__Exercise goal__.
Nothing in the records may be changed; reproduce all of them.

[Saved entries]
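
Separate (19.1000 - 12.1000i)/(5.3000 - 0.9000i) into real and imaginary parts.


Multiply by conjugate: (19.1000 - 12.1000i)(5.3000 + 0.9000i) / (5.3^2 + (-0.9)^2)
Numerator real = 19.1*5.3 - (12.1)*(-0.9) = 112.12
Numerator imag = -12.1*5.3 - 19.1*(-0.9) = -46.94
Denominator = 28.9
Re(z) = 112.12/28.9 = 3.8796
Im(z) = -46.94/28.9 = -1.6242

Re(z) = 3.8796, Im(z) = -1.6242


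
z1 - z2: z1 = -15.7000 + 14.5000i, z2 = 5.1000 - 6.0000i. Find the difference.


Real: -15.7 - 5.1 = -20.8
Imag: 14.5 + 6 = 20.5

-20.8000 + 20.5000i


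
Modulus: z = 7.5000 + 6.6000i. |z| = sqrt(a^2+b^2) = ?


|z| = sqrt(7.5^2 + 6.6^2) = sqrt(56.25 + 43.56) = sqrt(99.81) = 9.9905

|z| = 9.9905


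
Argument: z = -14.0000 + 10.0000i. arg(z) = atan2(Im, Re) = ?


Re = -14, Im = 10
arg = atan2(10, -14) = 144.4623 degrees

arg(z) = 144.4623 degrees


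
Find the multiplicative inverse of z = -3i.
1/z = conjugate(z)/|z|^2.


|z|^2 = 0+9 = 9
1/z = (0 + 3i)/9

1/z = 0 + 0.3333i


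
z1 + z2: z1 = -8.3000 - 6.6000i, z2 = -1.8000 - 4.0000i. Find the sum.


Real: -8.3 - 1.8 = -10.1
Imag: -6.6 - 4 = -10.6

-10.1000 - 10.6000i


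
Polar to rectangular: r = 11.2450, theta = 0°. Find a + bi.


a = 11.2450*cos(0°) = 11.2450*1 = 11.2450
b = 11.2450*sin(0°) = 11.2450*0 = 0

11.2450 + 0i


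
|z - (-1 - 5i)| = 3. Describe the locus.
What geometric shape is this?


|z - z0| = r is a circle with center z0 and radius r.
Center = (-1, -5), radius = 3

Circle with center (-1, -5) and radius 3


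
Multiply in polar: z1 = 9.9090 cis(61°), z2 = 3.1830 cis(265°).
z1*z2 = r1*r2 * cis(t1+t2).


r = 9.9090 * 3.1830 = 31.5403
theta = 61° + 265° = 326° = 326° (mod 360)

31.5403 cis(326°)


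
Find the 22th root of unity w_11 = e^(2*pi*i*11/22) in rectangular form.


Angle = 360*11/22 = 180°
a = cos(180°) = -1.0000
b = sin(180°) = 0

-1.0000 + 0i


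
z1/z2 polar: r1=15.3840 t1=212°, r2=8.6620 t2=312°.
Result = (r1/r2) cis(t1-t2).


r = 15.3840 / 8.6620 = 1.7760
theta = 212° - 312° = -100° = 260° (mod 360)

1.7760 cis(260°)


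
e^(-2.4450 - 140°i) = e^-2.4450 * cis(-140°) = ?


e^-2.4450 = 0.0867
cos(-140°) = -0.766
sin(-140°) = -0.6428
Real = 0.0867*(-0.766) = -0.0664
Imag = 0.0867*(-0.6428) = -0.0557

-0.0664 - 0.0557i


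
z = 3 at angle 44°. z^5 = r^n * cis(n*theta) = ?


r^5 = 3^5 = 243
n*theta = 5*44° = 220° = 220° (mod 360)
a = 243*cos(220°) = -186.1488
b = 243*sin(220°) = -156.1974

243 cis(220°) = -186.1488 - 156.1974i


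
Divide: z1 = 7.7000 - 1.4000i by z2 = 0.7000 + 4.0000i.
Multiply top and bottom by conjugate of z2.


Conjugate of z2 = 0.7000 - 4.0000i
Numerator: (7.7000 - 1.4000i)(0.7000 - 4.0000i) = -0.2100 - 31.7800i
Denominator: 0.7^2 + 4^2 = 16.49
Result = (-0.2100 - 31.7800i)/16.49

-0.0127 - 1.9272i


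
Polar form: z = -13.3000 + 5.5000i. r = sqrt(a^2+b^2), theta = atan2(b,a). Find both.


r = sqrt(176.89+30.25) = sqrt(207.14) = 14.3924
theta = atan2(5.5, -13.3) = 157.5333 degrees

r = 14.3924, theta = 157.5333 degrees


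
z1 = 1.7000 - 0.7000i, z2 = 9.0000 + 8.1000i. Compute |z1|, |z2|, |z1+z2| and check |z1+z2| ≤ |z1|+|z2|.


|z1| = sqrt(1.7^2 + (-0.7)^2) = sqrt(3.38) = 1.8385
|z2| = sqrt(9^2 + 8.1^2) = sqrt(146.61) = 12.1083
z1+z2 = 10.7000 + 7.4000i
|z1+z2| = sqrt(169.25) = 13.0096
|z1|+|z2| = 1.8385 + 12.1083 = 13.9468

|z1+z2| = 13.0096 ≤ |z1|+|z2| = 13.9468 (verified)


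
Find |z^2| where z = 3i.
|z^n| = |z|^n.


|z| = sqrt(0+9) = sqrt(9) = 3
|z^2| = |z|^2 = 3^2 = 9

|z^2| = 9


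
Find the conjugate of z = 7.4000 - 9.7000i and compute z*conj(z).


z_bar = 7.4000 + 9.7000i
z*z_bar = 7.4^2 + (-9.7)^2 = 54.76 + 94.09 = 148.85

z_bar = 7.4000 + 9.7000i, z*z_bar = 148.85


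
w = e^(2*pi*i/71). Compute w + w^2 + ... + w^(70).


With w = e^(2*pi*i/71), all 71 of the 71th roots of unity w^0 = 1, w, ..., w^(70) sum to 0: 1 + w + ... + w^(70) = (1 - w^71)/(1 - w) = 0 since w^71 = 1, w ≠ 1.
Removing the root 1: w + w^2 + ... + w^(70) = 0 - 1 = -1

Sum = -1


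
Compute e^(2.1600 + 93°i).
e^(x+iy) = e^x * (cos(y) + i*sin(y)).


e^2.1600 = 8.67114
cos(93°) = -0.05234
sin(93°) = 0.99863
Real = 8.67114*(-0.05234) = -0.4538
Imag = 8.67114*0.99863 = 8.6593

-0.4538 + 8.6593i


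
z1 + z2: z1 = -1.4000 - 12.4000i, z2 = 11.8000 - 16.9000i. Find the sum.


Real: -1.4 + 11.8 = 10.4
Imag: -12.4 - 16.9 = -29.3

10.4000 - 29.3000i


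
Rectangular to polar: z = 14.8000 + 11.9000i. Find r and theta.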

__Response__.
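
Separate (19.1000 - 12.1000i)/(5.3000 - 0.9000i) into real and imaginary parts.


Multiply by conjugate: (19.1000 - 12.1000i)(5.3000 + 0.9000i) / (5.3^2 + (-0.9)^2)
Numerator real = 19.1*5.3 - (12.1)*(-0.9) = 112.12
Numerator imag = -12.1*5.3 - 19.1*(-0.9) = -46.94
Denominator = 28.9
Re(z) = 112.12/28.9 = 3.8796
Im(z) = -46.94/28.9 = -1.6242

Re(z) = 3.8796, Im(z) = -1.6242


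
z1 - z2: z1 = -15.7000 + 14.5000i, z2 = 5.1000 - 6.0000i. Find the difference.


Real: -15.7 - 5.1 = -20.8
Imag: 14.5 + 6 = 20.5

-20.8000 + 20.5000i


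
Modulus: z = 7.5000 + 6.6000i. |z| = sqrt(a^2+b^2) = ?


|z| = sqrt(7.5^2 + 6.6^2) = sqrt(56.25 + 43.56) = sqrt(99.81) = 9.9905

|z| = 9.9905


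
Argument: z = -14.0000 + 10.0000i. arg(z) = atan2(Im, Re) = ?


Re = -14, Im = 10
arg = atan2(10, -14) = 144.4623 degrees

arg(z) = 144.4623 degrees


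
Find the multiplicative inverse of z = -3i.
1/z = conjugate(z)/|z|^2.


|z|^2 = 0+9 = 9
1/z = (0 + 3i)/9

1/z = 0 + 0.3333i


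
z1 + z2: z1 = -8.3000 - 6.6000i, z2 = -1.8000 - 4.0000i. Find the sum.


Real: -8.3 - 1.8 = -10.1
Imag: -6.6 - 4 = -10.6

-10.1000 - 10.6000i


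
Polar to rectangular: r = 11.2450, theta = 0°. Find a + bi.


a = 11.2450*cos(0°) = 11.2450*1 = 11.2450
b = 11.2450*sin(0°) = 11.2450*0 = 0

11.2450 + 0i


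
|z - (-1 - 5i)| = 3. Describe the locus.
What geometric shape is this?


|z - z0| = r is a circle with center z0 and radius r.
Center = (-1, -5), radius = 3

Circle with center (-1, -5) and radius 3


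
Multiply in polar: z1 = 9.9090 cis(61°), z2 = 3.1830 cis(265°).
z1*z2 = r1*r2 * cis(t1+t2).


r = 9.9090 * 3.1830 = 31.5403
theta = 61° + 265° = 326° = 326° (mod 360)

31.5403 cis(326°)


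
Find the 22th root of unity w_11 = e^(2*pi*i*11/22) in rectangular form.


Angle = 360*11/22 = 180°
a = cos(180°) = -1.0000
b = sin(180°) = 0

-1.0000 + 0i


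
z1/z2 polar: r1=15.3840 t1=212°, r2=8.6620 t2=312°.
Result = (r1/r2) cis(t1-t2).


r = 15.3840 / 8.6620 = 1.7760
theta = 212° - 312° = -100° = 260° (mod 360)

1.7760 cis(260°)


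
e^(-2.4450 - 140°i) = e^-2.4450 * cis(-140°) = ?


e^-2.4450 = 0.0867
cos(-140°) = -0.766
sin(-140°) = -0.6428
Real = 0.0867*(-0.766) = -0.0664
Imag = 0.0867*(-0.6428) = -0.0557

-0.0664 - 0.0557i


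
z = 3 at angle 44°. z^5 = r^n * cis(n*theta) = ?


r^5 = 3^5 = 243
n*theta = 5*44° = 220° = 220° (mod 360)
a = 243*cos(220°) = -186.1488
b = 243*sin(220°) = -156.1974

243 cis(220°) = -186.1488 - 156.1974i


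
Divide: z1 = 7.7000 - 1.4000i by z2 = 0.7000 + 4.0000i.
Multiply top and bottom by conjugate of z2.


Conjugate of z2 = 0.7000 - 4.0000i
Numerator: (7.7000 - 1.4000i)(0.7000 - 4.0000i) = -0.2100 - 31.7800i
Denominator: 0.7^2 + 4^2 = 16.49
Result = (-0.2100 - 31.7800i)/16.49

-0.0127 - 1.9272i


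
Polar form: z = -13.3000 + 5.5000i. r = sqrt(a^2+b^2), theta = atan2(b,a). Find both.


r = sqrt(176.89+30.25) = sqrt(207.14) = 14.3924
theta = atan2(5.5, -13.3) = 157.5333 degrees

r = 14.3924, theta = 157.5333 degrees


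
z1 = 1.7000 - 0.7000i, z2 = 9.0000 + 8.1000i. Compute |z1|, |z2|, |z1+z2| and check |z1+z2| ≤ |z1|+|z2|.


|z1| = sqrt(1.7^2 + (-0.7)^2) = sqrt(3.38) = 1.8385
|z2| = sqrt(9^2 + 8.1^2) = sqrt(146.61) = 12.1083
z1+z2 = 10.7000 + 7.4000i
|z1+z2| = sqrt(169.25) = 13.0096
|z1|+|z2| = 1.8385 + 12.1083 = 13.9468

|z1+z2| = 13.0096 ≤ |z1|+|z2| = 13.9468 (verified)


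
Find |z^2| where z = 3i.
|z^n| = |z|^n.


|z| = sqrt(0+9) = sqrt(9) = 3
|z^2| = |z|^2 = 3^2 = 9

|z^2| = 9


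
Find the conjugate of z = 7.4000 - 9.7000i and compute z*conj(z).


z_bar = 7.4000 + 9.7000i
z*z_bar = 7.4^2 + (-9.7)^2 = 54.76 + 94.09 = 148.85

z_bar = 7.4000 + 9.7000i, z*z_bar = 148.85


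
w = e^(2*pi*i/71). Compute w + w^2 + ... + w^(70).


With w = e^(2*pi*i/71), all 71 of the 71th roots of unity w^0 = 1, w, ..., w^(70) sum to 0: 1 + w + ... + w^(70) = (1 - w^71)/(1 - w) = 0 since w^71 = 1, w ≠ 1.
Removing the root 1: w + w^2 + ... + w^(70) = 0 - 1 = -1

Sum = -1


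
Compute e^(2.1600 + 93°i).
e^(x+iy) = e^x * (cos(y) + i*sin(y)).


e^2.1600 = 8.67114
cos(93°) = -0.05234
sin(93°) = 0.99863
Real = 8.67114*(-0.05234) = -0.4538
Imag = 8.67114*0.99863 = 8.6593

-0.4538 + 8.6593i


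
z1 + z2: z1 = -1.4000 - 12.4000i, z2 = 11.8000 - 16.9000i. Find the sum.


Real: -1.4 + 11.8 = 10.4
Imag: -12.4 - 16.9 = -29.3

10.4000 - 29.3000i


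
Rectangular to polar: z = 14.8000 + 11.9000i. Find r and theta.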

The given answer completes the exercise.